» **Data listing**:

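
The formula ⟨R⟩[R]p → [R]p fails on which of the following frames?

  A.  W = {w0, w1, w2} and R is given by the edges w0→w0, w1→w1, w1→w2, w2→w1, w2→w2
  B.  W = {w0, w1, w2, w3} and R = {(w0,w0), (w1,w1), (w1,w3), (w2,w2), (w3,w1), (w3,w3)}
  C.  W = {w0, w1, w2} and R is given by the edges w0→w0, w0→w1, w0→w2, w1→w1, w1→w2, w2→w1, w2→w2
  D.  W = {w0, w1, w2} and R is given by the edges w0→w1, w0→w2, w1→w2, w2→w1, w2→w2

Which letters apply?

The schema ⟨R⟩[R]p → [R]p is the dual of axiom 5; it is valid on a frame iff R is euclidean.
(A) R is euclidean (any two R-successors of the same world are R-related), so the schema is valid here.
(B) R is euclidean (any two R-successors of the same world are R-related), so the schema is valid here.
(C) R is not euclidean (w0 R w1 and w0 R w0 but not w1 R w0), so the schema fails here.
(D) R is not euclidean (w0 R w1 and w0 R w1 but not w1 R w1), so the schema fails here.

C, D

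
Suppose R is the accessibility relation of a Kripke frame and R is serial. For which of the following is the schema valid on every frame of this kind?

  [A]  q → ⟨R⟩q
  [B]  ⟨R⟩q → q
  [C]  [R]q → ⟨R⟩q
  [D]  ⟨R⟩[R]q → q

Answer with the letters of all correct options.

C

(A) q → ⟨R⟩q is the dual of axiom T; it is valid on a frame exactly when R is reflexive. Such an R need not be reflexive, so not valid.
(B) ⟨R⟩q → q is valid only on frames where every R-edge is a self-loop. Such an R need not be a subset of the identity — not valid.
(C) [R]q → ⟨R⟩q is axiom D; it is valid on a frame exactly when R is serial. Every such R is serial, so valid.
(D) the dual of axiom B: valid iff R is symmetric. Such an R need not be symmetric — not valid.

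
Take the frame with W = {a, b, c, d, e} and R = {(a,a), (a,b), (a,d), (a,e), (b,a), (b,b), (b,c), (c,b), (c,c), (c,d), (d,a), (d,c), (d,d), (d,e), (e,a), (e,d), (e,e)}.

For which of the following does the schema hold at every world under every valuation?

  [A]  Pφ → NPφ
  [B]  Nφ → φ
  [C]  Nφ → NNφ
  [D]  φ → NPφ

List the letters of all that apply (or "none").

B, D

R is reflexive: each world relates to itself.
R is symmetric: every R-edge is matched by its reverse.
R is not transitive: a R b and b R c but not a R c.
R is not euclidean: a R b and a R d but not b R d.
(A) Pφ → NPφ is axiom 5, which corresponds to the euclidean property. R is not euclidean — not valid.
(B) axiom T: valid iff R is reflexive. R is reflexive — valid.
(C) Nφ → NNφ (axiom 4) characterises the transitive frames. R is not transitive — not valid.
(D) axiom B: valid iff R is symmetric. R is symmetric — valid.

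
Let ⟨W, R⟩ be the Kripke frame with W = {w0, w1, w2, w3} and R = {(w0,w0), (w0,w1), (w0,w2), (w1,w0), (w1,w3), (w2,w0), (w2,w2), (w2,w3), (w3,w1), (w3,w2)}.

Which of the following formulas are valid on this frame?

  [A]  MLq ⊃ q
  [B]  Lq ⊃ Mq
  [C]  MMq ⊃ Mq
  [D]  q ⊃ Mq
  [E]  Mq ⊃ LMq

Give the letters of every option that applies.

R is not reflexive: not w1 R w1.
R is symmetric: every R-edge is matched by its reverse.
R is not transitive: w0 R w1 and w1 R w3 but not w0 R w3.
R is not euclidean: w0 R w1 and w0 R w2 but not w1 R w2.
R is serial: every world has an R-successor.
(A) MLq ⊃ q (the dual of axiom B) characterises the symmetric frames. R is symmetric — valid.
(B) Lq ⊃ Mq is axiom D, which corresponds to seriality. R is serial — valid.
(C) MMq ⊃ Mq (the dual of axiom 4) characterises the transitive frames. R is not transitive — not valid.
(D) q ⊃ Mq is the dual of axiom T; it is valid on a frame exactly when R is reflexive. R is not reflexive, so not valid.
(E) Mq ⊃ LMq is axiom 5, which corresponds to the euclidean property. R is not euclidean — not valid.

A, B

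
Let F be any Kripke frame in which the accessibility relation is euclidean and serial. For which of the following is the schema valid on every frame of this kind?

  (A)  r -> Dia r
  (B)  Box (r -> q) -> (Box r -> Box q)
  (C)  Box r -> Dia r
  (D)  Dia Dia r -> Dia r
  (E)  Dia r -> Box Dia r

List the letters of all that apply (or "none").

B, C, E

(A) the dual of axiom T: valid iff R is reflexive. Such an R need not be reflexive — not valid.
(B) this is just K, valid on every normal frame.
(C) Box r -> Dia r is axiom D, which corresponds to seriality. Every such R is serial — valid.
(D) Dia Dia r -> Dia r (the dual of axiom 4) characterises the transitive frames. Such an R need not be transitive — not valid.
(E) Dia r -> Box Dia r is axiom 5; it is valid on a frame exactly when R is euclidean. Every such R is euclidean, so valid.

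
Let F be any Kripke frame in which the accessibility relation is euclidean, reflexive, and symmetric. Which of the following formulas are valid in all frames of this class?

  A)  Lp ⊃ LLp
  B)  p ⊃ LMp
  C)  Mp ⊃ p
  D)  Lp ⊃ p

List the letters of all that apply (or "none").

A relation that is euclidean, reflexive, and symmetric is also serial and transitive.
(A) axiom 4: valid iff R is transitive. Every such R is transitive — valid.
(B) p ⊃ LMp (axiom B) characterises the symmetric frames. Every such R is symmetric — valid.
(C) Mp ⊃ p (the converse of T) corresponds to R being a subset of the identity. Such an R need not be a subset of the identity, so not valid.
(D) Lp ⊃ p (axiom T) characterises the reflexive frames. Every such R is reflexive — valid.

A, B, D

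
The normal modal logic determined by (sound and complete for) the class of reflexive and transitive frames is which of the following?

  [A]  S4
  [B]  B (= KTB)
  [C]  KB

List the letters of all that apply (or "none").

A

(A) S4 is determined by exactly this class.
(B) B (= KTB) is determined by the class of reflexive and symmetric frames.
(C) KB is determined by the class of symmetric frames.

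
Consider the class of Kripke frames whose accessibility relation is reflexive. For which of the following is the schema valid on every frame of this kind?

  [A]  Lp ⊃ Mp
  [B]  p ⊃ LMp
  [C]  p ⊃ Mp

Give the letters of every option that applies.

A reflexive relation is serial.
(A) Lp ⊃ Mp is axiom D; it is valid on a frame exactly when R is serial. Every such R is serial, so valid.
(B) p ⊃ LMp is axiom B, which corresponds to symmetry. Such an R need not be symmetric — not valid.
(C) p ⊃ Mp is the dual of axiom T; it is valid on a frame exactly when R is reflexive. Every such R is reflexive, so valid.

A, C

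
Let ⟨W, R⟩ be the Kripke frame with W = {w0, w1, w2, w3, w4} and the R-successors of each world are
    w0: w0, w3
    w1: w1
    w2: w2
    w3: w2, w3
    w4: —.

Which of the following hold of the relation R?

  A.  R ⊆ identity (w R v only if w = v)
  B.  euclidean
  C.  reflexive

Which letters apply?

(A) not ⊆ identity: w0 R w3 with w0 ≠ w3.
(B) not euclidean: w0 R w3 and w0 R w0 but not w3 R w0.
(C) not reflexive: not w4 R w4.

none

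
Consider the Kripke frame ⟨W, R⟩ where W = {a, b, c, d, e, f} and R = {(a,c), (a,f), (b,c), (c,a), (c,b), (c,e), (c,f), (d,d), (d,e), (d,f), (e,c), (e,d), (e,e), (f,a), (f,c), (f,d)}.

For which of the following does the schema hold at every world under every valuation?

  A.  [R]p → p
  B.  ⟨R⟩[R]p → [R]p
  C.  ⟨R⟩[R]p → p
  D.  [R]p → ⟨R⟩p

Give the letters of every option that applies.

R is not reflexive: not a R a.
R is symmetric: every R-edge is matched by its reverse.
R is not euclidean: c R a and c R b but not a R b.
R is serial: every world has an R-successor.
(A) axiom T: valid iff R is reflexive. R is not reflexive — not valid.
(B) ⟨R⟩[R]p → [R]p is the dual of axiom 5, which corresponds to the euclidean property. R is not euclidean — not valid.
(C) ⟨R⟩[R]p → p (the dual of axiom B) characterises the symmetric frames. R is symmetric — valid.
(D) [R]p → ⟨R⟩p is axiom D, which corresponds to seriality. R is serial — valid.

C, D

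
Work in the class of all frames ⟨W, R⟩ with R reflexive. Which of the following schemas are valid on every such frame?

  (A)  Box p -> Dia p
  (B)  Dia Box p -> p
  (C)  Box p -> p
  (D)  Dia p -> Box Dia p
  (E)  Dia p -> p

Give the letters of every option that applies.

A reflexive relation is serial.
(A) axiom D: valid iff R is serial. Every such R is serial — valid.
(B) Dia Box p -> p is the dual of axiom B, which corresponds to symmetry. Such an R need not be symmetric — not valid.
(C) Box p -> p is axiom T, which corresponds to reflexivity. Every such R is reflexive — valid.
(D) Dia p -> Box Dia p is axiom 5, which corresponds to the euclidean property. Such an R need not be euclidean — not valid.
(E) Dia p -> p is valid only on frames where every R-edge is a self-loop. Such an R need not be a subset of the identity — not valid.

A, C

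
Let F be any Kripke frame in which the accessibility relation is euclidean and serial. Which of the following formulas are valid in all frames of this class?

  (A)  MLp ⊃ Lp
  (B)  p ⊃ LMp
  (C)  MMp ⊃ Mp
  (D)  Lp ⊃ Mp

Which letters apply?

(A) MLp ⊃ Lp (the dual of axiom 5) characterises the euclidean frames. Every such R is euclidean — valid.
(B) p ⊃ LMp is axiom B; it is valid on a frame exactly when R is symmetric. Such an R need not be symmetric, so not valid.
(C) MMp ⊃ Mp is the dual of axiom 4; it is valid on a frame exactly when R is transitive. Such an R need not be transitive, so not valid.
(D) axiom D: valid iff R is serial. Every such R is serial — valid.

A, D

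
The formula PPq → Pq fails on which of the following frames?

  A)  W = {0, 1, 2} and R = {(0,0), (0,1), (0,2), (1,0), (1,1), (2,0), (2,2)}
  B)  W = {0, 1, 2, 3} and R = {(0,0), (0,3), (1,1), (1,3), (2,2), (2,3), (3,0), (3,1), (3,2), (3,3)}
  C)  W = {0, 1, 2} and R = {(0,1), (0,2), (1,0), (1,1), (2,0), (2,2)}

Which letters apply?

A, B, C

The schema PPq → Pq is the dual of axiom 4; it is valid on a frame iff R is transitive.
(A) R is not transitive (1 R 0 and 0 R 2 but not 1 R 2), so the schema fails here.
(B) R is not transitive (0 R 3 and 3 R 1 but not 0 R 1), so the schema fails here.
(C) R is not transitive (0 R 1 and 1 R 0 but not 0 R 0), so the schema fails here.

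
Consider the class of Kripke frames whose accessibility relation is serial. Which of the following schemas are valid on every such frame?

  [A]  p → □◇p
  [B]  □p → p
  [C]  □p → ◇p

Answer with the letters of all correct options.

(A) p → □◇p is axiom B; it is valid on a frame exactly when R is symmetric. Such an R need not be symmetric, so not valid.
(B) □p → p (axiom T) characterises the reflexive frames. Such an R need not be reflexive — not valid.
(C) □p → ◇p is axiom D; it is valid on a frame exactly when R is serial. Every such R is serial, so valid.

C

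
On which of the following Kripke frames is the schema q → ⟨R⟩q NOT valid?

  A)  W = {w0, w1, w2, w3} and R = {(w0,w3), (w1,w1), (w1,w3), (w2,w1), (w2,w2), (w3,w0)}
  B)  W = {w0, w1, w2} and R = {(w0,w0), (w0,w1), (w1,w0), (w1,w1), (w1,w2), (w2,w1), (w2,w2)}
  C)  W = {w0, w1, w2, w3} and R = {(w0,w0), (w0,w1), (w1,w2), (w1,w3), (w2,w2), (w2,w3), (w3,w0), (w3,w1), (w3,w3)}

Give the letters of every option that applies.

A, C

The schema q → ⟨R⟩q is the dual of axiom T; it is valid on a frame iff R is reflexive.
(A) R is not reflexive (not w0 R w0), so the schema fails here.
(B) R is reflexive (each world relates to itself), so the schema is valid here.
(C) R is not reflexive (not w1 R w1), so the schema fails here.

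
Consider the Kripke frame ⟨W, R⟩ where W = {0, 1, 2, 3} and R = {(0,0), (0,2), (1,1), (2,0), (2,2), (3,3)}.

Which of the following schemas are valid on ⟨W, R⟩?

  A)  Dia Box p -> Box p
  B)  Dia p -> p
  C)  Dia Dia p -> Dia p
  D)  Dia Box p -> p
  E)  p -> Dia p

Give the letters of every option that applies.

R is reflexive: each world relates to itself.
R is symmetric: every R-edge is matched by its reverse.
R is transitive: R is closed under composition.
R is euclidean: any two R-successors of the same world are R-related.
R is not a subset of the identity: 0 R 2 with 0 ≠ 2.
(A) Dia Box p -> Box p is the dual of axiom 5; it is valid on a frame exactly when R is euclidean. R is euclidean, so valid.
(B) Dia p -> p (the converse of T) corresponds to R being a subset of the identity. Here R ⊄ identity, so not valid.
(C) the dual of axiom 4: valid iff R is transitive. R is transitive — valid.
(D) Dia Box p -> p (the dual of axiom B) characterises the symmetric frames. R is symmetric — valid.
(E) p -> Dia p (the dual of axiom T) characterises the reflexive frames. R is reflexive — valid.

A, C, D, E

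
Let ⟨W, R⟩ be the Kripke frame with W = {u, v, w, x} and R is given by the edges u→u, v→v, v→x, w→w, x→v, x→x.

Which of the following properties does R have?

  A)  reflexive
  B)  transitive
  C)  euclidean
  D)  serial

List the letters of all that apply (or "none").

A, B, C, D

(A) reflexive: each world relates to itself.
(B) transitive: R is closed under composition.
(C) euclidean: any two R-successors of the same world are R-related.
(D) serial: every world has an R-successor.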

» **Work to complete**: The lines needed run from the first line of the data through the line containing "w0→w2, w1→w1, w1→w2, w2→w1, w2→w2"; give them again exactly and nothing else.

» **Task solution**:
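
The formula ⟨R⟩[R]p → [R]p fails on which of the following frames?

  A.  W = {w0, w1, w2} and R is given by the edges w0→w0, w1→w1, w1→w2, w2→w1, w2→w2
  B.  W = {w0, w1, w2, w3} and R = {(w0,w0), (w1,w1), (w1,w3), (w2,w2), (w3,w1), (w3,w3)}
  C.  W = {w0, w1, w2} and R is given by the edges w0→w0, w0→w1, w0→w2, w1→w1, w1→w2, w2→w1, w2→w2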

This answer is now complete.